╭─ Provided data

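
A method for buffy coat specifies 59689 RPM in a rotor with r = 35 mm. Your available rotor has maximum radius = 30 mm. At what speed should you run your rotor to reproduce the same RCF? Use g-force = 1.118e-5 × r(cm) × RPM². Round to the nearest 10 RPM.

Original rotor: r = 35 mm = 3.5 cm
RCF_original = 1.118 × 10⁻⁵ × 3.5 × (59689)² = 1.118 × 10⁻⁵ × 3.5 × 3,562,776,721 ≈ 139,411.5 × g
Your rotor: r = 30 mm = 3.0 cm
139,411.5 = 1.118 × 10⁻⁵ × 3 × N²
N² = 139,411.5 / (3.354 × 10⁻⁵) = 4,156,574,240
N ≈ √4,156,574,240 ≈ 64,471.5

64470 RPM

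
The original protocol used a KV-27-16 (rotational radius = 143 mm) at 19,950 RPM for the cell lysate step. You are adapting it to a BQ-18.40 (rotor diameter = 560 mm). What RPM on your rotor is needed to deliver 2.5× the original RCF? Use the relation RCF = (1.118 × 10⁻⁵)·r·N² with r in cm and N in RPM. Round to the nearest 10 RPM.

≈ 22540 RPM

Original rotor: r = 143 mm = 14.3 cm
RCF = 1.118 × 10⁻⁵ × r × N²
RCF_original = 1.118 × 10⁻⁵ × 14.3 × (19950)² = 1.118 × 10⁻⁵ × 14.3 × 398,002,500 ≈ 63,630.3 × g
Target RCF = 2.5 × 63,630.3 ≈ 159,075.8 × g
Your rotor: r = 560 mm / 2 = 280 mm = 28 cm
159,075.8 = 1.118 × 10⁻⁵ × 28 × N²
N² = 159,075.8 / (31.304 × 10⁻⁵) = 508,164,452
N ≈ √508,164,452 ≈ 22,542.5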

╰─

Task details:
Write out exactly the lines that begin at the one containing "The original protocol" and continue through the last line of the data, and only those.

Expected output:
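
The original protocol used a KV-27-16 (rotational radius = 143 mm) at 19,950 RPM for the cell lysate step. You are adapting it to a BQ-18.40 (rotor diameter = 560 mm). What RPM on your rotor is needed to deliver 2.5× the original RCF? Use the relation RCF = (1.118 × 10⁻⁵)·r·N² with r in cm and N in RPM. Round to the nearest 10 RPM.

≈ 22540 RPM

Original rotor: r = 143 mm = 14.3 cm
RCF = 1.118 × 10⁻⁵ × r × N²
RCF_original = 1.118 × 10⁻⁵ × 14.3 × (19950)² = 1.118 × 10⁻⁵ × 14.3 × 398,002,500 ≈ 63,630.3 × g
Target RCF = 2.5 × 63,630.3 ≈ 159,075.8 × g
Your rotor: r = 560 mm / 2 = 280 mm = 28 cm
159,075.8 = 1.118 × 10⁻⁵ × 28 × N²
N² = 159,075.8 / (31.304 × 10⁻⁵) = 508,164,452
N ≈ √508,164,452 ≈ 22,542.5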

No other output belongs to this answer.